[Available data]

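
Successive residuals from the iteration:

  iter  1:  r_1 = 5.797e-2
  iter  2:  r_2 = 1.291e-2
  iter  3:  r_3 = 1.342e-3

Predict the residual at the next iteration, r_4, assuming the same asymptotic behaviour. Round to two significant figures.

First estimate the order: p ≈ ln(r_3/r_2) / ln(r_2/r_1) = ln(1.342e-3/1.291e-2)/ln(1.291e-2/5.797e-2) = ln(0.10395)/ln(0.222701) ≈ 1.5073.
Then r_4 ≈ r_3·(r_3/r_2)^p = 1.342e-3·(0.10395)^1.5073 = 1.342e-3·0.0329655 ≈ 4.424e-05.

4.4e-5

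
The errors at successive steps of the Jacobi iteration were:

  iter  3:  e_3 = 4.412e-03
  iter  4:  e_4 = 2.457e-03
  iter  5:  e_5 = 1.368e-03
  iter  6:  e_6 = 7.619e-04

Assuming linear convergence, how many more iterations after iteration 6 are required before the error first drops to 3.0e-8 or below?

18

Rate ρ ≈ e_6/e_5 = 7.619e-04/1.368e-03 = 0.5569.
After j more steps, e_{6+j} ≈ 7.619e-04·ρ^j; need ρ^j ≤ 3.0e-8/7.619e-04 = 3.93752e-05.
j ≥ ln(3.93752e-05)/ln(0.5569) = -10.1424/-0.58537 = 17.326.
So 18 more iterations are needed.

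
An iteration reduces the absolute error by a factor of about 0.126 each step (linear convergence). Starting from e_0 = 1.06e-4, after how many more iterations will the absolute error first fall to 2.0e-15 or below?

12

After k steps, e_k ≈ 1.06e-4·0.126^k.
Need 0.126^k ≤ 2.0e-15/1.06e-4 = 1.88679e-11.
k ≥ ln(1.88679e-11)/ln(0.126) = -24.6936/-2.07147 = 11.921.
Smallest integer k = 12.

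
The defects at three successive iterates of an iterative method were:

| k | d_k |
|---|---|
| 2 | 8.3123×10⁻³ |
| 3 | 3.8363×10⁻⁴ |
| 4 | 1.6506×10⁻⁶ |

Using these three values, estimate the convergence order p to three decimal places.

p ≈ ln(d_4/d_3) / ln(d_3/d_2)
  = ln(1.6506×10⁻⁶/3.8363×10⁻⁴) / ln(3.8363×10⁻⁴/8.3123×10⁻³)
  = ln(0.00430258) / ln(0.0461521)
  = -5.448540 / -3.075813 ≈ 1.771415

1.771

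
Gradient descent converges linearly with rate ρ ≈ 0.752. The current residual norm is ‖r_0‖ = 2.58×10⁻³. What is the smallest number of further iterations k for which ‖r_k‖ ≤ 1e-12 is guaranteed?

77

After k steps, ‖r_k‖ ≈ 2.58×10⁻³·0.752^k.
Need 0.752^k ≤ 1e-12/2.58×10⁻³ = 3.87597e-10.
k ≥ ln(3.87597e-10)/ln(0.752) = -21.6711/-0.28502 = 76.034.
Smallest integer k = 77.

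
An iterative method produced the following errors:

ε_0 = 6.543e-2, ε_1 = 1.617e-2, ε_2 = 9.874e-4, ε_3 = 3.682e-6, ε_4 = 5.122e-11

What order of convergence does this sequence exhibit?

Consecutive ratios: ε_4/ε_3 = 5.122e-11/3.682e-6 = 1.39109e-05, ε_3/ε_2 = 3.682e-6/9.874e-4 = 0.00372899.
p ≈ ln(1.39109e-05)/ln(0.00372899) = -11.1828/-5.5916 ≈ 2.00.
So the convergence is quadratic (order 2).

2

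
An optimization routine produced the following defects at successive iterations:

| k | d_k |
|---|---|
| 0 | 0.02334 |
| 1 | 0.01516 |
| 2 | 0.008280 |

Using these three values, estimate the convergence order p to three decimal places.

p ≈ ln(d_2/d_1) / ln(d_1/d_0)
  = ln(0.008280/0.01516) / ln(0.01516/0.02334)
  = ln(0.546174) / ln(0.649529)
  = -0.604818 / -0.431508 ≈ 1.401638

1.402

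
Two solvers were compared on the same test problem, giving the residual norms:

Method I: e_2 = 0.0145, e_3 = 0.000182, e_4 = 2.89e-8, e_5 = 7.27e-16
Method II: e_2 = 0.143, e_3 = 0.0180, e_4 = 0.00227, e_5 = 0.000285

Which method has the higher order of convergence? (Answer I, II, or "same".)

I

Method I: p ≈ ln(7.27e-16/2.89e-8)/ln(2.89e-8/0.000182) ≈ 2.00.
Method II: p ≈ ln(0.000285/0.00227)/ln(0.00227/0.0180) ≈ 1.00.
Method I has the higher order (≈2.0 vs ≈1.0).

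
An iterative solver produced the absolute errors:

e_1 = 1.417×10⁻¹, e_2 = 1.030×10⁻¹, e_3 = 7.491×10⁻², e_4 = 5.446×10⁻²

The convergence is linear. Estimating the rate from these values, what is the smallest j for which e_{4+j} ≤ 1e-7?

Rate ρ ≈ e_4/e_3 = 5.446×10⁻²/7.491×10⁻² = 0.7270.
After j more steps, e_{4+j} ≈ 5.446×10⁻²·ρ^j; need ρ^j ≤ 1e-7/5.446×10⁻² = 1.83621e-06.
j ≥ ln(1.83621e-06)/ln(0.7270) = -13.2078/-0.31883 = 41.426.
So 42 more iterations are needed.

42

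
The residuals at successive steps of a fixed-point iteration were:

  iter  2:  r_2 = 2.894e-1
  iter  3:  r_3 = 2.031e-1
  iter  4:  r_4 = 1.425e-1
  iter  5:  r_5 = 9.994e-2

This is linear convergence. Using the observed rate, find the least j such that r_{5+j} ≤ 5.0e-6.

28

Rate ρ ≈ r_5/r_4 = 9.994e-2/1.425e-1 = 0.7013.
After j more steps, r_{5+j} ≈ 9.994e-2·ρ^j; need ρ^j ≤ 5.0e-6/9.994e-2 = 5.003e-05.
j ≥ ln(5.003e-05)/ln(0.7013) = -9.9029/-0.35482 = 27.910.
So 28 more iterations are needed.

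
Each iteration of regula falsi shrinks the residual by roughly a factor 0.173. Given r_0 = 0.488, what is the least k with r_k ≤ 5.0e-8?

After k steps, r_k ≈ 0.488·0.173^k.
Need 0.173^k ≤ 5.0e-8/0.488 = 1.02459e-07.
k ≥ ln(1.02459e-07)/ln(0.173) = -16.0938/-1.75446 = 9.173.
Smallest integer k = 10.

10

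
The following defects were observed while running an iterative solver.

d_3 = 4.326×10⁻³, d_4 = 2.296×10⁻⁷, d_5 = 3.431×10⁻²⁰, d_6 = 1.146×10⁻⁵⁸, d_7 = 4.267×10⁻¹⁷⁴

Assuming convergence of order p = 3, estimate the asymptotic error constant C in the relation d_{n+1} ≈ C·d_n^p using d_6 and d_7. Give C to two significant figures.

C ≈ d_7 / d_6^3
  = 4.267×10⁻¹⁷⁴ / (1.146×10⁻⁵⁸)^3
  = 4.267×10⁻¹⁷⁴ / 1.50506e-174 ≈ 2.8351

2.8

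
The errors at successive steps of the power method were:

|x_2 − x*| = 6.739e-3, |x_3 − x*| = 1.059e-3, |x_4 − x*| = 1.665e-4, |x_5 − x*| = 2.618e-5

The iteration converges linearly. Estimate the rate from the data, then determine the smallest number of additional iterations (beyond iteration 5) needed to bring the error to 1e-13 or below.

Rate ρ ≈ |x_5 − x*|/|x_4 − x*| = 2.618e-5/1.665e-4 = 0.1572.
After j more steps, |x_{5+j} − x*| ≈ 2.618e-5·ρ^j; need ρ^j ≤ 1e-13/2.618e-5 = 3.81971e-09.
j ≥ ln(3.81971e-09)/ln(0.1572) = -19.3831/-1.85024 = 10.476.
So 11 more iterations are needed.

11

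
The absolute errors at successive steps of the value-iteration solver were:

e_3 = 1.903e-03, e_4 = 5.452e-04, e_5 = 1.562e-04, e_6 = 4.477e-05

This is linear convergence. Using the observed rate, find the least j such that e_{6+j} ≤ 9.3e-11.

11

Rate ρ ≈ e_6/e_5 = 4.477e-05/1.562e-04 = 0.2866.
After j more steps, e_{6+j} ≈ 4.477e-05·ρ^j; need ρ^j ≤ 9.3e-11/4.477e-05 = 2.07728e-06.
j ≥ ln(2.07728e-06)/ln(0.2866) = -13.0845/-1.24967 = 10.470.
So 11 more iterations are needed.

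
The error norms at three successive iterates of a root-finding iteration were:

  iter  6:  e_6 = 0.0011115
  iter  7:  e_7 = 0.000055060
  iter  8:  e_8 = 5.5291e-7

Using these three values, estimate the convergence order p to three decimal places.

p ≈ ln(e_8/e_7) / ln(e_7/e_6)
  = ln(5.5291e-7/0.000055060) / ln(0.000055060/0.0011115)
  = ln(0.010042) / ln(0.0495367)
  = -4.600979 / -3.005041 ≈ 1.531087

1.531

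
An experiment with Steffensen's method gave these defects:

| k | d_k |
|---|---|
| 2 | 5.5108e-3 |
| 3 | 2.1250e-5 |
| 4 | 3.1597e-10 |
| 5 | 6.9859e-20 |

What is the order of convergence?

Consecutive ratios: d_5/d_4 = 6.9859e-20/3.1597e-10 = 2.21094e-10, d_4/d_3 = 3.1597e-10/2.1250e-5 = 1.48692e-05.
p ≈ ln(2.21094e-10)/ln(1.48692e-05) = -22.2324/-11.1162 ≈ 2.00.
So the convergence is quadratic (order 2).

2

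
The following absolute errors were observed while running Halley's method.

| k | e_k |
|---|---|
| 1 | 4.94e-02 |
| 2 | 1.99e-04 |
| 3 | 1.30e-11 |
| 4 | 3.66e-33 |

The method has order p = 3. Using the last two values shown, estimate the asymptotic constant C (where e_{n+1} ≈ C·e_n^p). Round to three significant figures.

1.67

C ≈ e_4 / e_3^3
  = 3.66e-33 / (1.30e-11)^3
  = 3.66e-33 / 2.197e-33 ≈ 1.6659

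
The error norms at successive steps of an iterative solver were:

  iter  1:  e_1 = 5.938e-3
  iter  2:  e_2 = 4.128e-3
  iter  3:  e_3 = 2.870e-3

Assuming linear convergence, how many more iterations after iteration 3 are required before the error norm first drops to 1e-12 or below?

60

Rate ρ ≈ e_3/e_2 = 2.870e-3/4.128e-3 = 0.6953.
After j more steps, e_{3+j} ≈ 2.870e-3·ρ^j; need ρ^j ≤ 1e-12/2.870e-3 = 3.48432e-10.
j ≥ ln(3.48432e-10)/ln(0.6953) = -21.7776/-0.36341 = 59.926.
So 60 more iterations are needed.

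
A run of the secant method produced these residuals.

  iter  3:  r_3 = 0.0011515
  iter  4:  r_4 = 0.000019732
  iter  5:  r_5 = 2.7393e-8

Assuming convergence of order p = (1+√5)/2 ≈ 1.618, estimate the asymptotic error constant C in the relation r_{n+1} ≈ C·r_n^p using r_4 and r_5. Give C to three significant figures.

C ≈ r_5 / r_4^1.618
  = 2.7393e-8 / (0.000019732)^1.618
  = 2.7393e-8 / 2.44111e-08 ≈ 1.1222

1.12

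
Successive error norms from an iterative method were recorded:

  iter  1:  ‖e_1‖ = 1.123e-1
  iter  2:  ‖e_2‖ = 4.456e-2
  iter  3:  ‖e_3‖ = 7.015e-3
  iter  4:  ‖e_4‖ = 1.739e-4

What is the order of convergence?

2

Consecutive ratios: ‖e_4‖/‖e_3‖ = 1.739e-4/7.015e-3 = 0.0247897, ‖e_3‖/‖e_2‖ = 7.015e-3/4.456e-2 = 0.157428.
p ≈ ln(0.0247897)/ln(0.157428) = -3.6973/-1.8488 ≈ 2.00.
So the convergence is quadratic (order 2).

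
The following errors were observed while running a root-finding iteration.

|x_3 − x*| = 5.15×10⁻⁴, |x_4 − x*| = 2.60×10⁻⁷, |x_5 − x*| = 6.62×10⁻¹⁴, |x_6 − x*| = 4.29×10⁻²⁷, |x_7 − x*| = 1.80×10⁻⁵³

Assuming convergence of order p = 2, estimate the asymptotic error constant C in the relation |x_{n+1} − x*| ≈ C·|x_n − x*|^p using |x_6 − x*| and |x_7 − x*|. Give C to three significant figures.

0.978

C ≈ |x_7 − x*| / |x_6 − x*|^2
  = 1.80×10⁻⁵³ / (4.29×10⁻²⁷)^2
  = 1.80×10⁻⁵³ / 1.84041e-53 ≈ 0.97804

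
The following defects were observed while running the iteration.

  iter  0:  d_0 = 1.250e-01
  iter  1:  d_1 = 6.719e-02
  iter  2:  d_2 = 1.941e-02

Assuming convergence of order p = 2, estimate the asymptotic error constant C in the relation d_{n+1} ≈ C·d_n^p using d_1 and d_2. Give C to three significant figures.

4.30

C ≈ d_2 / d_1^2
  = 1.941e-02 / (6.719e-02)^2
  = 1.941e-02 / 0.0045145 ≈ 4.2995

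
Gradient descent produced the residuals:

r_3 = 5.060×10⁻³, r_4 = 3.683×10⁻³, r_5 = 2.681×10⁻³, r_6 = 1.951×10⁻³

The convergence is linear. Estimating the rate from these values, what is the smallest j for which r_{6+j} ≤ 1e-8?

39

Rate ρ ≈ r_6/r_5 = 1.951×10⁻³/2.681×10⁻³ = 0.7277.
After j more steps, r_{6+j} ≈ 1.951×10⁻³·ρ^j; need ρ^j ≤ 1e-8/1.951×10⁻³ = 5.12558e-06.
j ≥ ln(5.12558e-06)/ln(0.7277) = -12.1813/-0.31787 = 38.322.
So 39 more iterations are needed.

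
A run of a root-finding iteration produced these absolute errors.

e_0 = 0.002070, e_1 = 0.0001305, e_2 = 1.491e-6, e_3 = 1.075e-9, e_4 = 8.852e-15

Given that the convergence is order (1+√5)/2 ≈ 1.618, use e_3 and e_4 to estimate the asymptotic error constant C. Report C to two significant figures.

C ≈ e_4 / e_3^1.618
  = 8.852e-15 / (1.075e-9)^1.618
  = 8.852e-15 / 3.0819e-15 ≈ 2.8723

2.9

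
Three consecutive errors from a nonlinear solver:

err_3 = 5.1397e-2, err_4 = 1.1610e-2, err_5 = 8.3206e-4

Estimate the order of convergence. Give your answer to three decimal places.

p ≈ ln(err_5/err_4) / ln(err_4/err_3)
  = ln(8.3206e-4/1.1610e-2) / ln(1.1610e-2/5.1397e-2)
  = ln(0.0716675) / ln(0.225889)
  = -2.635718 / -1.487712 ≈ 1.771659

1.772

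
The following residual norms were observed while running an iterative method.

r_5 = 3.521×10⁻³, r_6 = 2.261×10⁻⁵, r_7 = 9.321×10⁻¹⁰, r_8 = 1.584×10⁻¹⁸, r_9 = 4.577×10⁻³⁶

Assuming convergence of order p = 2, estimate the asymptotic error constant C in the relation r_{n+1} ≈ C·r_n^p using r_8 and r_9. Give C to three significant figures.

C ≈ r_9 / r_8^2
  = 4.577×10⁻³⁶ / (1.584×10⁻¹⁸)^2
  = 4.577×10⁻³⁶ / 2.50906e-36 ≈ 1.8242

1.82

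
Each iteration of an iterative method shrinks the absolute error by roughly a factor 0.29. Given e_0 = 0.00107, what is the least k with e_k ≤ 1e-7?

After k steps, e_k ≈ 0.00107·0.29^k.
Need 0.29^k ≤ 1e-7/0.00107 = 9.34579e-05.
k ≥ ln(9.34579e-05)/ln(0.29) = -9.2780/-1.23787 = 7.495.
Smallest integer k = 8.

8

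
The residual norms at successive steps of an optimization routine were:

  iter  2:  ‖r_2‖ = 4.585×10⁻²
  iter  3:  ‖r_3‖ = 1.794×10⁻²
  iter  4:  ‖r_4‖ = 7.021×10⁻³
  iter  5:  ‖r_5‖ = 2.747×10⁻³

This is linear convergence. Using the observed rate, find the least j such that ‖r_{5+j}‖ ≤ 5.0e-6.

7

Rate ρ ≈ ‖r_5‖/‖r_4‖ = 2.747×10⁻³/7.021×10⁻³ = 0.3913.
After j more steps, ‖r_{5+j}‖ ≈ 2.747×10⁻³·ρ^j; need ρ^j ≤ 5.0e-6/2.747×10⁻³ = 0.00182017.
j ≥ ln(0.00182017)/ln(0.3913) = -6.3088/-0.93828 = 6.724.
So 7 more iterations are needed.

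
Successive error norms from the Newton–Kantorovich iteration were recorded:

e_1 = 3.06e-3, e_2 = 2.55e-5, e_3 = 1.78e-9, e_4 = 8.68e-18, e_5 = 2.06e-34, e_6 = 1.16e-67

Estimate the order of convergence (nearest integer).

2

Consecutive ratios: e_6/e_5 = 1.16e-67/2.06e-34 = 5.63107e-34, e_5/e_4 = 2.06e-34/8.68e-18 = 2.37327e-17.
p ≈ ln(5.63107e-34)/ln(2.37327e-17) = -76.5596/-38.2797 ≈ 2.00.
So the convergence is quadratic (order 2).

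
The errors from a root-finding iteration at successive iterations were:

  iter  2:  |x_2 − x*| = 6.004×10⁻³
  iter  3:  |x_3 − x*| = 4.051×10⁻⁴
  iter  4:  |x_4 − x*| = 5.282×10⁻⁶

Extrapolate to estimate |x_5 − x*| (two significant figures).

First estimate the order: p ≈ ln(|x_4 − x*|/|x_3 − x*|) / ln(|x_3 − x*|/|x_2 − x*|) = ln(5.282×10⁻⁶/4.051×10⁻⁴)/ln(4.051×10⁻⁴/6.004×10⁻³) = ln(0.0130388)/ln(0.0674717) ≈ 1.6097.
Then |x_5 − x*| ≈ |x_4 − x*|·(|x_4 − x*|/|x_3 − x*|)^p = 5.282×10⁻⁶·(0.0130388)^1.6097 = 5.282×10⁻⁶·0.000924907 ≈ 4.885e-09.

4.9e-9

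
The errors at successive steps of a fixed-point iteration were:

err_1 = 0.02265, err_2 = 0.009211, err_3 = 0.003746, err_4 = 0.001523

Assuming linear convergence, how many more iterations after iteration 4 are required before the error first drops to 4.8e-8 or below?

Rate ρ ≈ err_4/err_3 = 0.001523/0.003746 = 0.4066.
After j more steps, err_{4+j} ≈ 0.001523·ρ^j; need ρ^j ≤ 4.8e-8/0.001523 = 3.15167e-05.
j ≥ ln(3.15167e-05)/ln(0.4066) = -10.3650/-0.89993 = 11.518.
So 12 more iterations are needed.

12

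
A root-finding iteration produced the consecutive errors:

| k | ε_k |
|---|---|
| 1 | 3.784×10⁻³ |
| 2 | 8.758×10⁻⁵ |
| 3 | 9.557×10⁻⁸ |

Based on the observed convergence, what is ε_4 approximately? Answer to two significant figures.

4.1e-13

First estimate the order: p ≈ ln(ε_3/ε_2) / ln(ε_2/ε_1) = ln(9.557×10⁻⁸/8.758×10⁻⁵)/ln(8.758×10⁻⁵/3.784×10⁻³) = ln(0.00109123)/ln(0.0231448) ≈ 1.8111.
Then ε_4 ≈ ε_3·(ε_3/ε_2)^p = 9.557×10⁻⁸·(0.00109123)^1.8111 = 9.557×10⁻⁸·4.31887e-06 ≈ 4.128e-13.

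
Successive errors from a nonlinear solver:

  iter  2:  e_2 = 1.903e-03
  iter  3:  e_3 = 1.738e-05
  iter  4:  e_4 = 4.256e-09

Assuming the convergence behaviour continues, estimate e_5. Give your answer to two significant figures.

1.7e-15

First estimate the order: p ≈ ln(e_4/e_3) / ln(e_3/e_2) = ln(4.256e-09/1.738e-05)/ln(1.738e-05/1.903e-03) = ln(0.000244879)/ln(0.00913295) ≈ 1.7707.
Then e_5 ≈ e_4·(e_4/e_3)^p = 4.256e-09·(0.000244879)^1.7707 = 4.256e-09·4.03568e-07 ≈ 1.718e-15.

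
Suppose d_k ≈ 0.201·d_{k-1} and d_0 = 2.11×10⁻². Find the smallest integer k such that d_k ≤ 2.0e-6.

6

After k steps, d_k ≈ 2.11×10⁻²·0.201^k.
Need 0.201^k ≤ 2.0e-6/2.11×10⁻² = 9.47867e-05.
k ≥ ln(9.47867e-05)/ln(0.201) = -9.2639/-1.60445 = 5.774.
Smallest integer k = 6.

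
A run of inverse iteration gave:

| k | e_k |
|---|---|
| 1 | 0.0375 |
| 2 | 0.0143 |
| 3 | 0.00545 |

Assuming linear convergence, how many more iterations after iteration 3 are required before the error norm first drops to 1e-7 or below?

12

Rate ρ ≈ e_3/e_2 = 0.00545/0.0143 = 0.3811.
After j more steps, e_{3+j} ≈ 0.00545·ρ^j; need ρ^j ≤ 1e-7/0.00545 = 1.83486e-05.
j ≥ ln(1.83486e-05)/ln(0.3811) = -10.9060/-0.96469 = 11.305.
So 12 more iterations are needed.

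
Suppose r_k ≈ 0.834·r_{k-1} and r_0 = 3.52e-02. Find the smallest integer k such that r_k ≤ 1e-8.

84

After k steps, r_k ≈ 3.52e-02·0.834^k.
Need 0.834^k ≤ 1e-8/3.52e-02 = 2.84091e-07.
k ≥ ln(2.84091e-07)/ln(0.834) = -15.0740/-0.18152 = 83.043.
Smallest integer k = 84.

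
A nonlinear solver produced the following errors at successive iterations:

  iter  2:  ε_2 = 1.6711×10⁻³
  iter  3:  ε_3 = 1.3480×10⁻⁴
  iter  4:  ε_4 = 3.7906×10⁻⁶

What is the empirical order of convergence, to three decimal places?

p ≈ ln(ε_4/ε_3) / ln(ε_3/ε_2)
  = ln(3.7906×10⁻⁶/1.3480×10⁻⁴) / ln(1.3480×10⁻⁴/1.6711×10⁻³)
  = ln(0.0281202) / ln(0.0806654)
  = -3.571267 / -2.517446 ≈ 1.418607

1.419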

[/Available data]

Exercise directions » The response must contain each line above that holds the string "gave".

Output for this exercise »
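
An experiment with Steffensen's method gave these defects:
A run of inverse iteration gave: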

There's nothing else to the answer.